Repeat exactly the lines from the one containing "A bank's internal" through the last line of the records below, both included, and nothing else.

----- ENTRIES SUPPLIED -----

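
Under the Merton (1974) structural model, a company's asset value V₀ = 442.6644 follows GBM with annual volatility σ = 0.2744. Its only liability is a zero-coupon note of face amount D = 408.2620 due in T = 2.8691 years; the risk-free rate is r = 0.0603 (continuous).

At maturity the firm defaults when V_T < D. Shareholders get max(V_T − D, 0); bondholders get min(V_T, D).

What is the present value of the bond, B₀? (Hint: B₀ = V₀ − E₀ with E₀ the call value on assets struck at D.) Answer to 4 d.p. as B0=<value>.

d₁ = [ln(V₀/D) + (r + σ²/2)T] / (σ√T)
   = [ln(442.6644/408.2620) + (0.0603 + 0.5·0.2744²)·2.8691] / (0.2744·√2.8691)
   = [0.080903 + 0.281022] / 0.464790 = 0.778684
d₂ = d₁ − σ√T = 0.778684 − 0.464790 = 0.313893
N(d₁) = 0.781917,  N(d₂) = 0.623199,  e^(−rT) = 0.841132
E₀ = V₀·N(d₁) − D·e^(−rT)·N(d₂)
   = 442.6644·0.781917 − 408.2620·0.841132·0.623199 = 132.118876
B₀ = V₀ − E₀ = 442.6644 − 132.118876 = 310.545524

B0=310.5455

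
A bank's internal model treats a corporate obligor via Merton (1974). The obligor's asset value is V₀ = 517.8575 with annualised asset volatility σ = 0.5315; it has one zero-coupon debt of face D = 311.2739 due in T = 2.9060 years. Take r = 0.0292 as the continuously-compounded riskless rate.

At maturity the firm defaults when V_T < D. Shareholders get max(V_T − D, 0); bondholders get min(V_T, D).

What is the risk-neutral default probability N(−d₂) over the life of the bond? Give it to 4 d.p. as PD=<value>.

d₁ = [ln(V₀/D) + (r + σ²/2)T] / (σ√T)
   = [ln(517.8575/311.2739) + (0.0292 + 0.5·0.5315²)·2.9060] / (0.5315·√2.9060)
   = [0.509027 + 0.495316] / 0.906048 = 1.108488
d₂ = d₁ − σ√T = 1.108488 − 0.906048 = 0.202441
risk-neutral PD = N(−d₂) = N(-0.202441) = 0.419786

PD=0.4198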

-----

WRITTEN RESPONSE:
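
A bank's internal model treats a corporate obligor via Merton (1974). The obligor's asset value is V₀ = 517.8575 with annualised asset volatility σ = 0.5315; it has one zero-coupon debt of face D = 311.2739 due in T = 2.9060 years. Take r = 0.0292 as the continuously-compounded riskless rate.

At maturity the firm defaults when V_T < D. Shareholders get max(V_T − D, 0); bondholders get min(V_T, D).

What is the risk-neutral default probability N(−d₂) over the life of the bond? Give it to 4 d.p. as PD=<value>.

d₁ = [ln(V₀/D) + (r + σ²/2)T] / (σ√T)
   = [ln(517.8575/311.2739) + (0.0292 + 0.5·0.5315²)·2.9060] / (0.5315·√2.9060)
   = [0.509027 + 0.495316] / 0.906048 = 1.108488
d₂ = d₁ − σ√T = 1.108488 − 0.906048 = 0.202441
risk-neutral PD = N(−d₂) = N(-0.202441) = 0.419786

PD=0.4198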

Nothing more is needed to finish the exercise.